* [THE PROBLEM]
Check every line of the entries below for the word "daylight". Then give the number of lines that have it, with nothing added.

* [EXERCISE DATA]

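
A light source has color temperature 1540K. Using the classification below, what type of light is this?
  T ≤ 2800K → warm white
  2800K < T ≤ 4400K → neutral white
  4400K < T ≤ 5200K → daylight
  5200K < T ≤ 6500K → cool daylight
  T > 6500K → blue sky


Temperature: 1540K
1540K ≤ 2800K → warm white
Classification: warm white


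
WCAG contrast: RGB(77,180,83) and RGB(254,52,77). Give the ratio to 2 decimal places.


Linearize each sRGB channel c=v/255: c/12.92 if c ≤ 0.04045 else ((c+0.055)/1.055)^2.4
L = 0.2126×R_lin + 0.7152×G_lin + 0.0722×B_lin
Color 1 (77,180,83):
  R=77: 77/255≈0.3020 > 0.04045 → ((0.3020+0.055)/1.055)^2.4 ≈ 0.07421
  G=180: 180/255≈0.7059 > 0.04045 → ((0.7059+0.055)/1.055)^2.4 ≈ 0.45641
  B=83: 83/255≈0.3255 > 0.04045 → ((0.3255+0.055)/1.055)^2.4 ≈ 0.08650
  L1 = 0.2126×0.07421 + 0.7152×0.45641 + 0.0722×0.08650 ≈ 0.34845
Color 2 (254,52,77):
  R=254: 254/255≈0.9961 > 0.04045 → ((0.9961+0.055)/1.055)^2.4 ≈ 0.99110
  G=52: 52/255≈0.2039 > 0.04045 → ((0.2039+0.055)/1.055)^2.4 ≈ 0.03434
  B=77: 77/255≈0.3020 > 0.04045 → ((0.3020+0.055)/1.055)^2.4 ≈ 0.07421
  L2 = 0.2126×0.99110 + 0.7152×0.03434 + 0.0722×0.07421 ≈ 0.24063
Lighter = 0.34845, Darker = 0.24063
Ratio = (L_lighter + 0.05) / (L_darker + 0.05)
Ratio = (0.34845 + 0.05) / (0.24063 + 0.05) = 0.39845 / 0.29063 ≈ 1.3710
Ratio ≈ 1.37:1


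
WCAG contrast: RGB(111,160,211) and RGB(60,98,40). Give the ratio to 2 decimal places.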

* [PROBLEM SOLUTION]
2